- _Records shown_:
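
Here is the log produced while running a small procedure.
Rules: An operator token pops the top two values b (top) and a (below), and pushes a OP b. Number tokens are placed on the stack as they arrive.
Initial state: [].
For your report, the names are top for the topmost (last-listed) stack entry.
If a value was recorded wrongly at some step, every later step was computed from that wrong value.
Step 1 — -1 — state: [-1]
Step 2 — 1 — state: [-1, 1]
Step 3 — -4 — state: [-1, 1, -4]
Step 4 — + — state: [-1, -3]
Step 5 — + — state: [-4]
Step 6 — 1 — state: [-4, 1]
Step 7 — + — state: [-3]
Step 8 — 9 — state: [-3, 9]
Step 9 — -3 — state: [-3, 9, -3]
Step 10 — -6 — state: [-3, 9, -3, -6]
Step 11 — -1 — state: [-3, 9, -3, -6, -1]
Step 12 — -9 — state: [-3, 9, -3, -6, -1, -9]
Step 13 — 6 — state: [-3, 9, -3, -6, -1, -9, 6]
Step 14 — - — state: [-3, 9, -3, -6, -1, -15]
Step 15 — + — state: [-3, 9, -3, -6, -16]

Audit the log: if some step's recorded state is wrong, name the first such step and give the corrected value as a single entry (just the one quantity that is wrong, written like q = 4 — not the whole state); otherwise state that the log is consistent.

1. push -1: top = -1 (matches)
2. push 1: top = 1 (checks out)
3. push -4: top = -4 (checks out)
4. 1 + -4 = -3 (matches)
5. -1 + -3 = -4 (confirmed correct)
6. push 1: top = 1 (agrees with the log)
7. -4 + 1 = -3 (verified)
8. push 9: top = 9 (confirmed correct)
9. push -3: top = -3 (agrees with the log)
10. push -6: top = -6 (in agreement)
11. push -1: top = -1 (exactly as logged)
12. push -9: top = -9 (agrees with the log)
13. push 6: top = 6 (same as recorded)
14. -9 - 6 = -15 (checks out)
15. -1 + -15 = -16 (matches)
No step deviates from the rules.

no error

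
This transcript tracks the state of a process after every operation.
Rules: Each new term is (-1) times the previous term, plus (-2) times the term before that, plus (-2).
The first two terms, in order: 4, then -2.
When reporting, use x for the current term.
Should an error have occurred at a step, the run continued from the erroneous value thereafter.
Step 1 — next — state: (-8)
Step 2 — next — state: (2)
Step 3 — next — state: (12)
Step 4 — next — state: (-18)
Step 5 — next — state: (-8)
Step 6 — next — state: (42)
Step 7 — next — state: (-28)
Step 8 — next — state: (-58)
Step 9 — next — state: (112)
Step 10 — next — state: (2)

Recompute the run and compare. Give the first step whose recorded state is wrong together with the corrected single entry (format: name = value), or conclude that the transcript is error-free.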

- _Problem details_: Your answer must be the lines from the one containing "Step 4 — next — state: (-18)" to the last line of the entries, repeated exactly and with nothing else.

- _Solution to this task_:
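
Step 4 — next — state: (-18)
Step 5 — next — state: (-8)
Step 6 — next — state: (42)
Step 7 — next — state: (-28)
Step 8 — next — state: (-58)
Step 9 — next — state: (112)
Step 10 — next — state: (2)

Recompute the run and compare. Give the first step whose recorded state is wrong together with the corrected single entry (format: name = value), or conclude that the transcript is error-free.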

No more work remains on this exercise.